== DATA ==
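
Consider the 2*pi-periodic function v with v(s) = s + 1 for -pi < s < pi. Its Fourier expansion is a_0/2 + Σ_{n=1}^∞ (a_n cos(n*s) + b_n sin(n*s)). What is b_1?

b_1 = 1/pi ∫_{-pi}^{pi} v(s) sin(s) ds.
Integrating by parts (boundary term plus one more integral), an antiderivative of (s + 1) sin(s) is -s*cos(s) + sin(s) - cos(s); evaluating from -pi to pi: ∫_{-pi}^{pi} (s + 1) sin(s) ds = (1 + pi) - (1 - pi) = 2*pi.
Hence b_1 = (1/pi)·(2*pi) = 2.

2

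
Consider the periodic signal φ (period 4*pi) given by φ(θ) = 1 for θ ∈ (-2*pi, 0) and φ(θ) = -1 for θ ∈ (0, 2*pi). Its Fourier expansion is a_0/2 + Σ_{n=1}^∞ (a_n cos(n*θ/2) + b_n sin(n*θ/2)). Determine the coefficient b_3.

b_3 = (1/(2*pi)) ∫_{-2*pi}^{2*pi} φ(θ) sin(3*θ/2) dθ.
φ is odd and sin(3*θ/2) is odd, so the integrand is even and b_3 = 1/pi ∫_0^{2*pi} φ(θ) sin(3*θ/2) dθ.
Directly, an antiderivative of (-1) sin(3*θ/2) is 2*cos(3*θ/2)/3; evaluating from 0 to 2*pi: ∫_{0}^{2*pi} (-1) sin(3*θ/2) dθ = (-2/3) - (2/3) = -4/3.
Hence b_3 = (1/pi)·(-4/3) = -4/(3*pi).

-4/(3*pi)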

== WHAT YOU ARE ASKED TO DO ==
Your answer should hold the line with "Consider the periodic" and each line after it to the end of the data, retyped exactly. Include no other lines.

== TASK SOLUTION ==
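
Consider the periodic signal φ (period 4*pi) given by φ(θ) = 1 for θ ∈ (-2*pi, 0) and φ(θ) = -1 for θ ∈ (0, 2*pi). Its Fourier expansion is a_0/2 + Σ_{n=1}^∞ (a_n cos(n*θ/2) + b_n sin(n*θ/2)). Determine the coefficient b_3.

b_3 = (1/(2*pi)) ∫_{-2*pi}^{2*pi} φ(θ) sin(3*θ/2) dθ.
φ is odd and sin(3*θ/2) is odd, so the integrand is even and b_3 = 1/pi ∫_0^{2*pi} φ(θ) sin(3*θ/2) dθ.
Directly, an antiderivative of (-1) sin(3*θ/2) is 2*cos(3*θ/2)/3; evaluating from 0 to 2*pi: ∫_{0}^{2*pi} (-1) sin(3*θ/2) dθ = (-2/3) - (2/3) = -4/3.
Hence b_3 = (1/pi)·(-4/3) = -4/(3*pi).

-4/(3*pi)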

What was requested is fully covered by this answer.